"""
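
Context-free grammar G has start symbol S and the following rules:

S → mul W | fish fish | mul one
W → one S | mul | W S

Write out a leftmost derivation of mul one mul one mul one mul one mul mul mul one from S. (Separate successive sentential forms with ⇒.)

S ⇒ mul W ⇒ mul one S ⇒ mul one mul W ⇒ mul one mul one S ⇒ mul one mul one mul W ⇒ mul one mul one mul W S ⇒ mul one mul one mul W S S ⇒ mul one mul one mul one S S S ⇒ mul one mul one mul one mul one S S ⇒ mul one mul one mul one mul one mul W S ⇒ mul one mul one mul one mul one mul mul S ⇒ mul one mul one mul one mul one mul mul mul one

S ⇒ mul W   [S → mul W]
mul W ⇒ mul one S   [W → one S]
mul one S ⇒ mul one mul W   [S → mul W]
mul one mul W ⇒ mul one mul one S   [W → one S]
mul one mul one S ⇒ mul one mul one mul W   [S → mul W]
mul one mul one mul W ⇒ mul one mul one mul W S   [W → W S]
mul one mul one mul W S ⇒ mul one mul one mul W S S   [W → W S]
mul one mul one mul W S S ⇒ mul one mul one mul one S S S   [W → one S]
mul one mul one mul one S S S ⇒ mul one mul one mul one mul one S S   [S → mul one]
mul one mul one mul one mul one S S ⇒ mul one mul one mul one mul one mul W S   [S → mul W]
mul one mul one mul one mul one mul W S ⇒ mul one mul one mul one mul one mul mul S   [W → mul]
mul one mul one mul one mul one mul mul S ⇒ mul one mul one mul one mul one mul mul mul one   [S → mul one]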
"""
Print the records again in their entirety, character for character.

### ANSWER TO THE PROBLEM
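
Context-free grammar G has start symbol S and the following rules:

S → mul W | fish fish | mul one
W → one S | mul | W S

Write out a leftmost derivation of mul one mul one mul one mul one mul mul mul one from S. (Separate successive sentential forms with ⇒.)

S ⇒ mul W ⇒ mul one S ⇒ mul one mul W ⇒ mul one mul one S ⇒ mul one mul one mul W ⇒ mul one mul one mul W S ⇒ mul one mul one mul W S S ⇒ mul one mul one mul one S S S ⇒ mul one mul one mul one mul one S S ⇒ mul one mul one mul one mul one mul W S ⇒ mul one mul one mul one mul one mul mul S ⇒ mul one mul one mul one mul one mul mul mul one

S ⇒ mul W   [S → mul W]
mul W ⇒ mul one S   [W → one S]
mul one S ⇒ mul one mul W   [S → mul W]
mul one mul W ⇒ mul one mul one S   [W → one S]
mul one mul one S ⇒ mul one mul one mul W   [S → mul W]
mul one mul one mul W ⇒ mul one mul one mul W S   [W → W S]
mul one mul one mul W S ⇒ mul one mul one mul W S S   [W → W S]
mul one mul one mul W S S ⇒ mul one mul one mul one S S S   [W → one S]
mul one mul one mul one S S S ⇒ mul one mul one mul one mul one S S   [S → mul one]
mul one mul one mul one mul one S S ⇒ mul one mul one mul one mul one mul W S   [S → mul W]
mul one mul one mul one mul one mul W S ⇒ mul one mul one mul one mul one mul mul S   [W → mul]
mul one mul one mul one mul one mul mul S ⇒ mul one mul one mul one mul one mul mul mul one   [S → mul one]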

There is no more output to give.